EXERCISE DETAILS — Your job is to copy the data that follows exactly, every line included.

DATA SHOWN —
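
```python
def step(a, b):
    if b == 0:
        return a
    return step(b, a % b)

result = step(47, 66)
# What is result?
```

step(47, 66) -> step(66, 47) -> step(47, 19) -> step(19, 9) -> step(9, 1) -> step(1, 0) -> 1

Answer: 1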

RESPONSE TO THE EXERCISE —
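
```python
def step(a, b):
    if b == 0:
        return a
    return step(b, a % b)

result = step(47, 66)
# What is result?
```

step(47, 66) -> step(66, 47) -> step(47, 19) -> step(19, 9) -> step(9, 1) -> step(1, 0) -> 1

Answer: 1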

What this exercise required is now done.